* WHAT THE TASK REQUIRES
Return each line of the entries that holds the string "through".

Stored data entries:
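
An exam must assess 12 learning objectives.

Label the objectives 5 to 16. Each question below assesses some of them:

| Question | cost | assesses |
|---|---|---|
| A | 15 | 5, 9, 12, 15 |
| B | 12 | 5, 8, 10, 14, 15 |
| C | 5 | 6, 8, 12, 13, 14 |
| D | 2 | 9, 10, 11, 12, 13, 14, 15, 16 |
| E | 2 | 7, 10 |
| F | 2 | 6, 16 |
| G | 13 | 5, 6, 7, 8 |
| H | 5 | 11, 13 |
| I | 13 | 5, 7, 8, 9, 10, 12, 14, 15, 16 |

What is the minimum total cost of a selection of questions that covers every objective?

D, G together cover every objective (D ∪ G = {5, 6, 7, 8, 9, 10, 11, 12, 13, 14, 15, 16}); total cost 2 + 13 = 15.
The greedy pick D, E, F, C, B costs 23; no covering selection beats 15.

15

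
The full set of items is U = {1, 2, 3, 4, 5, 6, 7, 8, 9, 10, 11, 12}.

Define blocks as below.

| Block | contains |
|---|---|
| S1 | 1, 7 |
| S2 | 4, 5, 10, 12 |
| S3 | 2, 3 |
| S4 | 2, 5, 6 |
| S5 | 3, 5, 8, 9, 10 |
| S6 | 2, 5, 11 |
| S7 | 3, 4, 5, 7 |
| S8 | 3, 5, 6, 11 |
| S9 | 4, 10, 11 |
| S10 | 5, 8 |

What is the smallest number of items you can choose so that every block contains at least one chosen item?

4

H = {1, 2, 4, 5} meets every block (each contains at least one member of H), and |H| = 4.
The blocks S1, S3, S9, S10 are pairwise disjoint, so any hitting set needs a separate item for each — at least 4. Hence 4 is optimal.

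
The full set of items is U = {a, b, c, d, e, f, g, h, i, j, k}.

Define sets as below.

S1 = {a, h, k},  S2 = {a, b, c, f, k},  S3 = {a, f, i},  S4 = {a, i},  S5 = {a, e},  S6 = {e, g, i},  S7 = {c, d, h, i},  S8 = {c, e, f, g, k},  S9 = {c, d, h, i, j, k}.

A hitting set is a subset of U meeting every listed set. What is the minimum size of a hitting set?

3

T = {a, g, i} meets every set (each contains at least one member of T), and |T| = 3.
No choice of 2 items meets every set, so 3 is the minimum.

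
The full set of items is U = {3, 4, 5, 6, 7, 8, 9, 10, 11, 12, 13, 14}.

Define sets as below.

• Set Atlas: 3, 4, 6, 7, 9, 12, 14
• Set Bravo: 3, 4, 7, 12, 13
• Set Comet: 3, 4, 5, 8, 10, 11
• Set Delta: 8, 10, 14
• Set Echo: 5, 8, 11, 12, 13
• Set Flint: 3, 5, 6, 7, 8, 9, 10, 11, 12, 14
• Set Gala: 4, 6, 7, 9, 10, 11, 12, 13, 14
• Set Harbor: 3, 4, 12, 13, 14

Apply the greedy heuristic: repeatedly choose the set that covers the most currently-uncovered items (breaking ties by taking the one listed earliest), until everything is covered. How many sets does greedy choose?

Greedy: pick Flint (covers 10 new) → pick Bravo (covers 2 new). Total picks: 2.

2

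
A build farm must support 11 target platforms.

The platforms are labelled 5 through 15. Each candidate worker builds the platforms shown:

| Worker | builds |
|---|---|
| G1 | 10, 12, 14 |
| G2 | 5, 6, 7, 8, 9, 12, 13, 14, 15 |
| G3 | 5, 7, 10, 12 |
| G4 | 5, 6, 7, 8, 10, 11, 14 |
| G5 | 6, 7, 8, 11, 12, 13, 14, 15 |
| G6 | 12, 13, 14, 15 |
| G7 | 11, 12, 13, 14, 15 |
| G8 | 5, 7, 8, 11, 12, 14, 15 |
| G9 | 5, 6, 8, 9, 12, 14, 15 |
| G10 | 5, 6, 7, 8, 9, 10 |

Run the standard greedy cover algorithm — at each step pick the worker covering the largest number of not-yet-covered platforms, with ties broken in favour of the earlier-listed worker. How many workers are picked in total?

Greedy: pick G2 (covers 9 new) → pick G4 (covers 2 new). Total picks: 2.

2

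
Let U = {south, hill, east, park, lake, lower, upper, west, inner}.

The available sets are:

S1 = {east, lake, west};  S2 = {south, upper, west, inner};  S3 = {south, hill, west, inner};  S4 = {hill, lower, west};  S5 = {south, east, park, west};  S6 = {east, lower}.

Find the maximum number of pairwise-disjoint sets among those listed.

S2, S6 are pairwise disjoint (S2={south,upper,west,inner}; S6={east,lower}).
Every remaining set overlaps one of these, and no 3 of the listed sets are pairwise disjoint, so 2 is the maximum.

2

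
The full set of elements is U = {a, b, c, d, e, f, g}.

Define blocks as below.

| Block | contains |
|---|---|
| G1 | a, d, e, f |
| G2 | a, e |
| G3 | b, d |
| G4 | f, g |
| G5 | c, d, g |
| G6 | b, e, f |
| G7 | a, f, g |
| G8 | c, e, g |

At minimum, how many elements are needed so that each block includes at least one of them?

The 3 elements {a, b, g} hit every block.
The blocks G2, G3, G4 are pairwise disjoint, so any hitting set needs a separate element for each — at least 3. Hence 3 is optimal.

3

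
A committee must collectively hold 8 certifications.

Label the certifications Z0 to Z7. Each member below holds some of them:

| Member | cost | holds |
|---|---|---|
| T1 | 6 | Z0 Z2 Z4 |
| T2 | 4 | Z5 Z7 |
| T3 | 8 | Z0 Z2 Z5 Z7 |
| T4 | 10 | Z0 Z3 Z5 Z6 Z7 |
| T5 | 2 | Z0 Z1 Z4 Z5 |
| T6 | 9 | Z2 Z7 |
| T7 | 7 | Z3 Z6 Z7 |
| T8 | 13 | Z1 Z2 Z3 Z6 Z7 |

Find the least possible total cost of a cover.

15

T5, T8 together cover every certification (T5 ∪ T8 = {Z0, Z1, Z2, Z3, Z4, Z5, Z6, Z7}); total cost 2 + 13 = 15.
No covering selection has total cost below 15.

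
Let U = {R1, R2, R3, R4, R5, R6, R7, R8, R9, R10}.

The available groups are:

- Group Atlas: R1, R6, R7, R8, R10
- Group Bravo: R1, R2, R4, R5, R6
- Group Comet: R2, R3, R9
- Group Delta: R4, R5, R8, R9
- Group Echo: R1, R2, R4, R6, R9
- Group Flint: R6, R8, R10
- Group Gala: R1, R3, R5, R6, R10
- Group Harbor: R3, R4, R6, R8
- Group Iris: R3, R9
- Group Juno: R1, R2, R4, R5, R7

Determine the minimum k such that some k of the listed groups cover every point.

3

Atlas, Iris, and Juno cover everything between them: the union {R1, R2, R3, R4, R5, R6, R7, R8, R9, R10} is all of U.
No 2 of the 10 groups cover everything (all 45 combinations miss at least one point), so 3 is optimal.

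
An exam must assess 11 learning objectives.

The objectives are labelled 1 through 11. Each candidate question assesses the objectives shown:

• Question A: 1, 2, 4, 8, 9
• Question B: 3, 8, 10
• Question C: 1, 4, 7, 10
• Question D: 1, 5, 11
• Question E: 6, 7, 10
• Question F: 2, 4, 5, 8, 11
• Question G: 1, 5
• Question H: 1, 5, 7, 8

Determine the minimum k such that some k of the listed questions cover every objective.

4

Take {A, B, E, F}. Their union is {1, 2, 3, 4, 5, 6, 7, 8, 9, 10, 11}, which is all 11 objectives.
No 3 of the 8 questions cover everything (all 56 combinations miss at least one objective), so 4 is optimal.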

* ANSWER TO THIS TASK
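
The platforms are labelled 5 through 15. Each candidate worker builds the platforms shown:
The objectives are labelled 1 through 11. Each candidate question assesses the objectives shown: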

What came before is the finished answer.